§ **Work order**: Of all the entries below, only the lines from the one with "Side to move: White." up to and including the one with "It is Black's turn to move." are to be duplicated exactly.
##### Dataset content #####
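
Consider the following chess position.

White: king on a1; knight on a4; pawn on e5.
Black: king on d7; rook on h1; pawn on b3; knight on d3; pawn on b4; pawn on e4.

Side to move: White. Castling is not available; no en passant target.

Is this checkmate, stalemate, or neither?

White to move; white king on a1.
In check: yes, from the black rook on h1.
King squares — b1: attacked by Rh1; a2: attacked by Pb3; b2: attacked by Nd3.
Legal moves for White: none.
In check with no legal moves → checkmate.

checkmate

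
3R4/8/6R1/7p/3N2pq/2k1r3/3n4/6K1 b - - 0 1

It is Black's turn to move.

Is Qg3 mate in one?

After Qg3: white king on g1; in check: yes, from the black queen on g3.
White has 1 legal reply: Kh1.
In check but a legal move exists → not checkmate.

no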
#####
§ **Answer below**:
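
Side to move: White. Castling is not available; no en passant target.

Is this checkmate, stalemate, or neither?

White to move; white king on a1.
In check: yes, from the black rook on h1.
King squares — b1: attacked by Rh1; a2: attacked by Pb3; b2: attacked by Nd3.
Legal moves for White: none.
In check with no legal moves → checkmate.

checkmate

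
3R4/8/6R1/7p/3N2pq/2k1r3/3n4/6K1 b - - 0 1

It is Black's turn to move.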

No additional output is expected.